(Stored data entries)
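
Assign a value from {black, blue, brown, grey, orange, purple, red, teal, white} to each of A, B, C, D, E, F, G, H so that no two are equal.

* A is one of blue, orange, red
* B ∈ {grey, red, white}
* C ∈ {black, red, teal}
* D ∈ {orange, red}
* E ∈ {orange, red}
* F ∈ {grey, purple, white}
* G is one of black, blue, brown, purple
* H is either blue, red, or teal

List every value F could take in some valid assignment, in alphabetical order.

grey, purple, white

D and E between them cover only {orange, red} — a naked pair. Remove those values from A, B, C, H.
A must be blue (only option left). Strike blue from G, H.
H's domain is down to {teal}, so H = teal. Strike teal from C.
C's domain is down to {black}, so C = black. Remove black from G.
No further eliminations apply; F can still be any of grey, purple, white.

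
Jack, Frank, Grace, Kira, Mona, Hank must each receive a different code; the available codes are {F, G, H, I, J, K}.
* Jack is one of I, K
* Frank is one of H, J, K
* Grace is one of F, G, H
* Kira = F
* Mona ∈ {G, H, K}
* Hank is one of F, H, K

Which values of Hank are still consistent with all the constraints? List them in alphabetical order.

H, K

Kira's domain is down to {F}, so Kira = F. Remove F from Grace, Hank.
Among the 5 still-open variables, I fits only Jack (and all 5 values in {G, H, I, J, K} must be used), so Jack = I.
The 4 still-open variables together cover exactly {G, H, J, K} — 4 values for 4 variables — and J appears only in Frank's list, so Frank = J.
No further eliminations apply; Hank can still be any of H, K.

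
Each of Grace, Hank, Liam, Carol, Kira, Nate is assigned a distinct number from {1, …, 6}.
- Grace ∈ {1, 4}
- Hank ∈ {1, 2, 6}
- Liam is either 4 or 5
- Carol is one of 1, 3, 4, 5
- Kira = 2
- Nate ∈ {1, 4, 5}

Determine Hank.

6

Kira's domain is down to {2}, so Kira = 2. Strike 2 from Hank.
The 5 still-open variables together cover exactly {1, 3, 4, 5, 6} — 5 values for 5 variables — and 3 appears only in Carol's list, so Carol = 3.
Among the 4 still-open variables, 6 fits only Hank (and all 4 values in {1, 4, 5, 6} must be used), so Hank = 6.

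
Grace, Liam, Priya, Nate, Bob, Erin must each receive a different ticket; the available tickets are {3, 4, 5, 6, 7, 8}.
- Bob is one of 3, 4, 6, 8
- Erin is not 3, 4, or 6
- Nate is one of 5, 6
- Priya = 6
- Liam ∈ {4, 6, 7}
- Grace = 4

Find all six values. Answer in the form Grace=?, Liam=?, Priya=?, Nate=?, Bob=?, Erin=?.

Grace's domain is down to {4}, so Grace = 4. Remove 4 from Liam, Bob.
Priya's domain is down to {6}, so Priya = 6. Eliminate 6 elsewhere: Liam, Nate, Bob.
That leaves Nate = 5. Eliminate 5 elsewhere: Erin.
Liam's domain is down to {7}, so Liam = 7. Remove 7 from Erin.
Erin must be 8 (only option left). Strike 8 from Bob.
That leaves Bob = 3.

Grace=4, Liam=7, Priya=6, Nate=5, Bob=3, Erin=8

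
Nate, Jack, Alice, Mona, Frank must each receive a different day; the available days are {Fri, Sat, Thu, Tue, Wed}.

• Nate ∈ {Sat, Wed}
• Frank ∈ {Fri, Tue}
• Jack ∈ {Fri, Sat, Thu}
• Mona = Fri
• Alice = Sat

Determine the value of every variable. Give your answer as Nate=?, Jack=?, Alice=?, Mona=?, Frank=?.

Nate=Wed, Jack=Thu, Alice=Sat, Mona=Fri, Frank=Tue

Alice's domain is down to {Sat}, so Alice = Sat. So Nate, Jack can't be Sat.
Mona must be Fri (only option left). So Jack, Frank can't be Fri.
Frank must be Tue (only option left).
Nate's domain is down to {Wed}, so Nate = Wed.
Jack has just one choice, so Jack = Thu.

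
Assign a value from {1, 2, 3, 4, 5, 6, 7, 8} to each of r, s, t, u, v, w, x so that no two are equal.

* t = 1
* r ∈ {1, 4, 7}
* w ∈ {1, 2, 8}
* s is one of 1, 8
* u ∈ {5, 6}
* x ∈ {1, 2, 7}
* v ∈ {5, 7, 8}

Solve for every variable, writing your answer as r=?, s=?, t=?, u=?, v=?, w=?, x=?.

r=4, s=8, t=1, u=6, v=5, w=2, x=7

t has just one choice, so t = 1. Remove 1 from r, s, w, x.
s has just one choice, so s = 8. So v, w can't be 8.
w has just one choice, so w = 2. Eliminate 2 elsewhere: x.
That leaves x = 7. Eliminate 7 elsewhere: r, v.
r must be 4 (only option left).
That leaves v = 5. Remove 5 from u.
That leaves u = 6.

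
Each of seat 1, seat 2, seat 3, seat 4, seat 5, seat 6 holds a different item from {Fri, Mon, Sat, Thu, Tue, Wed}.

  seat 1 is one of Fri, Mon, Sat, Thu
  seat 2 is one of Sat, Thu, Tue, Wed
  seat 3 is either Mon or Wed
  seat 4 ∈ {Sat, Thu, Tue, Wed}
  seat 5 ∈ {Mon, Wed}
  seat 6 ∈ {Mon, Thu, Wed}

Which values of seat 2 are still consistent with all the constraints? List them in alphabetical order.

Sat, Tue

The 6 variables draw from only 6 values {Fri, Mon, Sat, Thu, Tue, Wed}, so each is used; only seat 1 can be Fri, hence seat 1 = Fri.
seat 3 and seat 5 share exactly the 2 values {Mon, Wed}; by pigeonhole those values go to them, so strike Mon, Wed from seat 2, seat 4, seat 6.
seat 6 has just one choice, so seat 6 = Thu. Strike Thu from seat 2, seat 4.
No further eliminations apply; seat 2 can still be any of Sat, Tue.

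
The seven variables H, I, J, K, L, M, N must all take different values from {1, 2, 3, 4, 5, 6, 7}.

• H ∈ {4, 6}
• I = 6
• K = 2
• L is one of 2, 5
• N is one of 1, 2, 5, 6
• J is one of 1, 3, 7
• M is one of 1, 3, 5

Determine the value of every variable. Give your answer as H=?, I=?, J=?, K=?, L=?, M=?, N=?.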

Brief
From the very first line of the records down to the line with "red, or teal", please write out each line exactly, including both ends and no other lines.

Exercise solution
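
Assign a value from {black, blue, brown, grey, orange, purple, red, teal, white} to each of A, B, C, D, E, F, G, H so that no two are equal.

* A is one of blue, orange, red
* B ∈ {grey, red, white}
* C ∈ {black, red, teal}
* D ∈ {orange, red}
* E ∈ {orange, red}
* F ∈ {grey, purple, white}
* G is one of black, blue, brown, purple
* H is either blue, red, or teal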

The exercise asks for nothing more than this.